§ Information:

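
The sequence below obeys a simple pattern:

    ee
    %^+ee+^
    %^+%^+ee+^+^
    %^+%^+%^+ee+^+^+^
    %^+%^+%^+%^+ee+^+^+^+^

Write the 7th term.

%^+%^+%^+%^+%^+%^+ee+^+^+^+^+^+^

Each term wraps the previous one in %^+ on the left and +^ on the right.
From %^+%^+%^+%^+ee+^+^+^+^, 2 further steps: %^+%^+%^+%^+ee+^+^+^+^ → %^+%^+%^+%^+%^+ee+^+^+^+^+^ → (answer).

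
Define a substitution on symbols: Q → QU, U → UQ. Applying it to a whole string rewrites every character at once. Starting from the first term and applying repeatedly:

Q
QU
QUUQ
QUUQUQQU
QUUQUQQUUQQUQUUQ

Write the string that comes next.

QUUQUQQUUQQUQUUQUQQUQUUQQUUQUQQU

φ(QUUQUQQUUQQUQUUQ) expands symbol-by-symbol to QU UQ UQ QU UQ QU QU UQ UQ QU QU UQ QU UQ UQ QU; joining the 16 pieces gives the next term.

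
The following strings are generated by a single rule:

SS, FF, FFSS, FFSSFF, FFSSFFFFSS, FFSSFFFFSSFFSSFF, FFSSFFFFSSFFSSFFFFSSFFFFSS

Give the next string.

This is a Fibonacci-style word recurrence s(k) = s(k−1)·s(k−2): e.g. FF·SS = FFSS.
So term 8 is FFSSFFFFSSFFSSFFFFSSFFFFSS·FFSSFFFFSSFFSSFF.

FFSSFFFFSSFFSSFFFFSSFFFFSSFFSSFFFFSSFFSSFF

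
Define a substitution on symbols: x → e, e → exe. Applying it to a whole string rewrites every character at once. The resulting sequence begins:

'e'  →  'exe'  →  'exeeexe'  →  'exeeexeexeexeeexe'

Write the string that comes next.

exeeexeexeexeeexeexeeexeexeeexeexeexeeexe

Replace each of the 17 characters of exeeexeexeexeeexe in place — exe e exe exe exe e exe exe e exe exe e exe exe exe e exe — and concatenate.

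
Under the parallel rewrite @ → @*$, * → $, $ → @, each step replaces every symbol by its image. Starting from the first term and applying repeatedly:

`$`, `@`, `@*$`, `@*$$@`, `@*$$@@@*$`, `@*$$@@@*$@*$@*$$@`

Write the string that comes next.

Rewriting the 17 symbols of @*$$@@@*$@*$@*$$@ one by one yields @*$ $ @ @ @*$ @*$ @*$ $ @ @*$ $ @ @*$ $ @ @ @*$; concatenated:

@*$$@@@*$@*$@*$$@@*$$@@*$$@@@*$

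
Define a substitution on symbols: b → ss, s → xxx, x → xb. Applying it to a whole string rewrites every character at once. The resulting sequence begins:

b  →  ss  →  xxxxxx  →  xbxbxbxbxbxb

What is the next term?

Apply φ to xbxbxbxbxbxb symbol by symbol: x→xb, b→ss, x→xb, b→ss, x→xb, b→ss, x→xb, b→ss, x→xb, b→ss, x→xb, b→ss; joined: xb ss xb ss xb ss xb ss xb ss xb ss.

xbssxbssxbssxbssxbssxbss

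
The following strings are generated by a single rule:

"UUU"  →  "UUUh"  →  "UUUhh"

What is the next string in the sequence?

The strings grow by a fixed suffix h each time.
One more step from UUUhh gives the answer.

UUUhhh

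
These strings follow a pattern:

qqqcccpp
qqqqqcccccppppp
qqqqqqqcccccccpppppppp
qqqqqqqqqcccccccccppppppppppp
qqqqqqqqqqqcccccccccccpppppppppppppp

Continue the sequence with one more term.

Each string has the form q^{2n+1} c^{2n+1} p^{3n-1} (n = 1, 2, …).
For the next term, n = 6, so the run lengths are 13, 13, 17.

qqqqqqqqqqqqqcccccccccccccppppppppppppppppp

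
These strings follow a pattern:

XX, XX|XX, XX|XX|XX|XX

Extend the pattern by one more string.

XX|XX|XX|XX|XX|XX|XX|XX

Each string is two copies of the previous one joined by '|'.
One more doubling of XX|XX|XX|XX gives the answer.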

§ Brief:
Print the material exactly. Include every line.

§ Expected output:
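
The sequence below obeys a simple pattern:

    ee
    %^+ee+^
    %^+%^+ee+^+^
    %^+%^+%^+ee+^+^+^
    %^+%^+%^+%^+ee+^+^+^+^

Write the 7th term.

%^+%^+%^+%^+%^+%^+ee+^+^+^+^+^+^

Each term wraps the previous one in %^+ on the left and +^ on the right.
From %^+%^+%^+%^+ee+^+^+^+^, 2 further steps: %^+%^+%^+%^+ee+^+^+^+^ → %^+%^+%^+%^+%^+ee+^+^+^+^+^ → (answer).

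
Define a substitution on symbols: Q → QU, U → UQ. Applying it to a whole string rewrites every character at once. Starting from the first term and applying repeatedly:

Q
QU
QUUQ
QUUQUQQU
QUUQUQQUUQQUQUUQ

Write the string that comes next.

QUUQUQQUUQQUQUUQUQQUQUUQQUUQUQQU

φ(QUUQUQQUUQQUQUUQ) expands symbol-by-symbol to QU UQ UQ QU UQ QU QU UQ UQ QU QU UQ QU UQ UQ QU; joining the 16 pieces gives the next term.

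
The following strings are generated by a single rule:

SS, FF, FFSS, FFSSFF, FFSSFFFFSS, FFSSFFFFSSFFSSFF, FFSSFFFFSSFFSSFFFFSSFFFFSS

Give the next string.

This is a Fibonacci-style word recurrence s(k) = s(k−1)·s(k−2): e.g. FF·SS = FFSS.
So term 8 is FFSSFFFFSSFFSSFFFFSSFFFFSS·FFSSFFFFSSFFSSFF.

FFSSFFFFSSFFSSFFFFSSFFFFSSFFSSFFFFSSFFSSFF

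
Define a substitution on symbols: x → e, e → exe. Applying it to a whole string rewrites every character at once. The resulting sequence begins:

'e'  →  'exe'  →  'exeeexe'  →  'exeeexeexeexeeexe'

Write the string that comes next.

exeeexeexeexeeexeexeeexeexeeexeexeexeeexe

Replace each of the 17 characters of exeeexeexeexeeexe in place — exe e exe exe exe e exe exe e exe exe e exe exe exe e exe — and concatenate.

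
Under the parallel rewrite @ → @*$, * → $, $ → @, each step replaces every symbol by its image. Starting from the first term and applying repeatedly:

`$`, `@`, `@*$`, `@*$$@`, `@*$$@@@*$`, `@*$$@@@*$@*$@*$$@`

Write the string that comes next.

Rewriting the 17 symbols of @*$$@@@*$@*$@*$$@ one by one yields @*$ $ @ @ @*$ @*$ @*$ $ @ @*$ $ @ @*$ $ @ @ @*$; concatenated:

@*$$@@@*$@*$@*$$@@*$$@@*$$@@@*$

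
Define a substitution on symbols: b → ss, s → xxx, x → xb. Applying it to a whole string rewrites every character at once. The resulting sequence begins:

b  →  ss  →  xxxxxx  →  xbxbxbxbxbxb

What is the next term?

Apply φ to xbxbxbxbxbxb symbol by symbol: x→xb, b→ss, x→xb, b→ss, x→xb, b→ss, x→xb, b→ss, x→xb, b→ss, x→xb, b→ss; joined: xb ss xb ss xb ss xb ss xb ss xb ss.

xbssxbssxbssxbssxbssxbss

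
The following strings are generated by a single rule:

"UUU"  →  "UUUh"  →  "UUUhh"

What is the next string in the sequence?

The strings grow by a fixed suffix h each time.
One more step from UUUhh gives the answer.

UUUhhh

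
These strings follow a pattern:

qqqcccpp
qqqqqcccccppppp
qqqqqqqcccccccpppppppp
qqqqqqqqqcccccccccppppppppppp
qqqqqqqqqqqcccccccccccpppppppppppppp

Continue the sequence with one more term.

Each string has the form q^{2n+1} c^{2n+1} p^{3n-1} (n = 1, 2, …).
For the next term, n = 6, so the run lengths are 13, 13, 17.

qqqqqqqqqqqqqcccccccccccccppppppppppppppppp

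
These strings follow a pattern:

XX, XX|XX, XX|XX|XX|XX

Extend the pattern by one more string.

XX|XX|XX|XX|XX|XX|XX|XX

Each string is two copies of the previous one joined by '|'.
One more doubling of XX|XX|XX|XX gives the answer.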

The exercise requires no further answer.